Try it: Give back the data below exactly as it was given.

Provided data:
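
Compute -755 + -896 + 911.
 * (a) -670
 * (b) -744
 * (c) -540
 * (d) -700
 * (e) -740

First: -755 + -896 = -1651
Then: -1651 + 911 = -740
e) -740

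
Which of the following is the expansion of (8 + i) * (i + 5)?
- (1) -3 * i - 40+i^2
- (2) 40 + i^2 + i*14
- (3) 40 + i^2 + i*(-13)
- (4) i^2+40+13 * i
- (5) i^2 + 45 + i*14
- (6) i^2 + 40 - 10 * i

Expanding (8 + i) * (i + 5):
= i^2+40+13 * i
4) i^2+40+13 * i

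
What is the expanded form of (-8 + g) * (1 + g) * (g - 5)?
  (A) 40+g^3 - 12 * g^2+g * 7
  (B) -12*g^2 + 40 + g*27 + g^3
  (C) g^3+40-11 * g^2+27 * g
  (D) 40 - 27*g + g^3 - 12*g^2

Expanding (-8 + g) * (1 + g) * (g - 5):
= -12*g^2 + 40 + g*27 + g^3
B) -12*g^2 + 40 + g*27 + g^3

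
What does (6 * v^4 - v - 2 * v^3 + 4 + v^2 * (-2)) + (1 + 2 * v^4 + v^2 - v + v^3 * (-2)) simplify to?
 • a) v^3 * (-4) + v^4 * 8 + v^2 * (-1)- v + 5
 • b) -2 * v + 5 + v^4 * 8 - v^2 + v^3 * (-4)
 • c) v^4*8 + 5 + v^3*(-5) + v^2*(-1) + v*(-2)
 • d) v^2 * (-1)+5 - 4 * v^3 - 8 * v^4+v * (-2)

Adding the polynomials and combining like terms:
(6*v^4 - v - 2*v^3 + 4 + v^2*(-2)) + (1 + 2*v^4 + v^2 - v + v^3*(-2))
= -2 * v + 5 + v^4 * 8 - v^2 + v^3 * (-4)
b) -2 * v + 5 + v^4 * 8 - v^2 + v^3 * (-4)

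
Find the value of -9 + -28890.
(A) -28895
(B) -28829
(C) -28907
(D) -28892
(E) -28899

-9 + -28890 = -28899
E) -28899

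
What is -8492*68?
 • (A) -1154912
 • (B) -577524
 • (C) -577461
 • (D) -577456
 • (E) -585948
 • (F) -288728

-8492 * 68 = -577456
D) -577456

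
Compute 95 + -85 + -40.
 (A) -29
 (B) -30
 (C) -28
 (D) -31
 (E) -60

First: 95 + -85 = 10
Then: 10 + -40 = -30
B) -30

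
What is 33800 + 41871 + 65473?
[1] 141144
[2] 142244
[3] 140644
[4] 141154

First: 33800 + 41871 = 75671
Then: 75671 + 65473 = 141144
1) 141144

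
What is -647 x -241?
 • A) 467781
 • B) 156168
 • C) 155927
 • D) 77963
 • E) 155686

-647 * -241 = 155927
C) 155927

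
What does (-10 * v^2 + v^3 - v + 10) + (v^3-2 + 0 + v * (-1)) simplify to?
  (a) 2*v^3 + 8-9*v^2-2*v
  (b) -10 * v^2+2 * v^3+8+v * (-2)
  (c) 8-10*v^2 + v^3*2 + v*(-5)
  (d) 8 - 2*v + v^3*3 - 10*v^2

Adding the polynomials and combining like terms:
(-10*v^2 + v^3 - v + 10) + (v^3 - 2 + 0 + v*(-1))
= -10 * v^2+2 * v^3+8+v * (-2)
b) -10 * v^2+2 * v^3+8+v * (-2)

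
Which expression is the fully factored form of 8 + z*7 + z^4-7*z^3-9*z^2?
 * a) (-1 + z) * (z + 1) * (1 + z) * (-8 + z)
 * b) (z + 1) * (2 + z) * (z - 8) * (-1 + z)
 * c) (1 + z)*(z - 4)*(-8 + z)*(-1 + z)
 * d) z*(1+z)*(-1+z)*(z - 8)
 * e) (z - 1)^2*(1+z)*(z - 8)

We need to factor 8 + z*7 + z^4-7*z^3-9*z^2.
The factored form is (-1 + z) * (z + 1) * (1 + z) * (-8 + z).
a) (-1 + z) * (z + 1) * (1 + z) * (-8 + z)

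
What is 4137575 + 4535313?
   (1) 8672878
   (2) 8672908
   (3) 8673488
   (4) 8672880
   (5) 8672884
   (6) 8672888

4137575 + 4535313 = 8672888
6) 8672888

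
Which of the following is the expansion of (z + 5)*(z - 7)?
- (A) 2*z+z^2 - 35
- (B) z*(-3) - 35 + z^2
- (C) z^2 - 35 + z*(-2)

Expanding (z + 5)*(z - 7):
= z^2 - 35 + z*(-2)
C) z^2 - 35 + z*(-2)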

Your response:
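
Compute -755 + -896 + 911.
 * (a) -670
 * (b) -744
 * (c) -540
 * (d) -700
 * (e) -740

First: -755 + -896 = -1651
Then: -1651 + 911 = -740
e) -740

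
Which of the following is the expansion of (8 + i) * (i + 5)?
- (1) -3 * i - 40+i^2
- (2) 40 + i^2 + i*14
- (3) 40 + i^2 + i*(-13)
- (4) i^2+40+13 * i
- (5) i^2 + 45 + i*14
- (6) i^2 + 40 - 10 * i

Expanding (8 + i) * (i + 5):
= i^2+40+13 * i
4) i^2+40+13 * i

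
What is the expanded form of (-8 + g) * (1 + g) * (g - 5)?
  (A) 40+g^3 - 12 * g^2+g * 7
  (B) -12*g^2 + 40 + g*27 + g^3
  (C) g^3+40-11 * g^2+27 * g
  (D) 40 - 27*g + g^3 - 12*g^2

Expanding (-8 + g) * (1 + g) * (g - 5):
= -12*g^2 + 40 + g*27 + g^3
B) -12*g^2 + 40 + g*27 + g^3

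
What does (6 * v^4 - v - 2 * v^3 + 4 + v^2 * (-2)) + (1 + 2 * v^4 + v^2 - v + v^3 * (-2)) simplify to?
 • a) v^3 * (-4) + v^4 * 8 + v^2 * (-1)- v + 5
 • b) -2 * v + 5 + v^4 * 8 - v^2 + v^3 * (-4)
 • c) v^4*8 + 5 + v^3*(-5) + v^2*(-1) + v*(-2)
 • d) v^2 * (-1)+5 - 4 * v^3 - 8 * v^4+v * (-2)

Adding the polynomials and combining like terms:
(6*v^4 - v - 2*v^3 + 4 + v^2*(-2)) + (1 + 2*v^4 + v^2 - v + v^3*(-2))
= -2 * v + 5 + v^4 * 8 - v^2 + v^3 * (-4)
b) -2 * v + 5 + v^4 * 8 - v^2 + v^3 * (-4)

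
Find the value of -9 + -28890.
(A) -28895
(B) -28829
(C) -28907
(D) -28892
(E) -28899

-9 + -28890 = -28899
E) -28899

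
What is -8492*68?
 • (A) -1154912
 • (B) -577524
 • (C) -577461
 • (D) -577456
 • (E) -585948
 • (F) -288728

-8492 * 68 = -577456
D) -577456

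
Compute 95 + -85 + -40.
 (A) -29
 (B) -30
 (C) -28
 (D) -31
 (E) -60

First: 95 + -85 = 10
Then: 10 + -40 = -30
B) -30

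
What is 33800 + 41871 + 65473?
[1] 141144
[2] 142244
[3] 140644
[4] 141154

First: 33800 + 41871 = 75671
Then: 75671 + 65473 = 141144
1) 141144

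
What is -647 x -241?
 • A) 467781
 • B) 156168
 • C) 155927
 • D) 77963
 • E) 155686

-647 * -241 = 155927
C) 155927

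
What does (-10 * v^2 + v^3 - v + 10) + (v^3-2 + 0 + v * (-1)) simplify to?
  (a) 2*v^3 + 8-9*v^2-2*v
  (b) -10 * v^2+2 * v^3+8+v * (-2)
  (c) 8-10*v^2 + v^3*2 + v*(-5)
  (d) 8 - 2*v + v^3*3 - 10*v^2

Adding the polynomials and combining like terms:
(-10*v^2 + v^3 - v + 10) + (v^3 - 2 + 0 + v*(-1))
= -10 * v^2+2 * v^3+8+v * (-2)
b) -10 * v^2+2 * v^3+8+v * (-2)

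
Which expression is the fully factored form of 8 + z*7 + z^4-7*z^3-9*z^2?
 * a) (-1 + z) * (z + 1) * (1 + z) * (-8 + z)
 * b) (z + 1) * (2 + z) * (z - 8) * (-1 + z)
 * c) (1 + z)*(z - 4)*(-8 + z)*(-1 + z)
 * d) z*(1+z)*(-1+z)*(z - 8)
 * e) (z - 1)^2*(1+z)*(z - 8)

We need to factor 8 + z*7 + z^4-7*z^3-9*z^2.
The factored form is (-1 + z) * (z + 1) * (1 + z) * (-8 + z).
a) (-1 + z) * (z + 1) * (1 + z) * (-8 + z)

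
What is 4137575 + 4535313?
   (1) 8672878
   (2) 8672908
   (3) 8673488
   (4) 8672880
   (5) 8672884
   (6) 8672888

4137575 + 4535313 = 8672888
6) 8672888

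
Which of the following is the expansion of (z + 5)*(z - 7)?
- (A) 2*z+z^2 - 35
- (B) z*(-3) - 35 + z^2
- (C) z^2 - 35 + z*(-2)

Expanding (z + 5)*(z - 7):
= z^2 - 35 + z*(-2)
C) z^2 - 35 + z*(-2)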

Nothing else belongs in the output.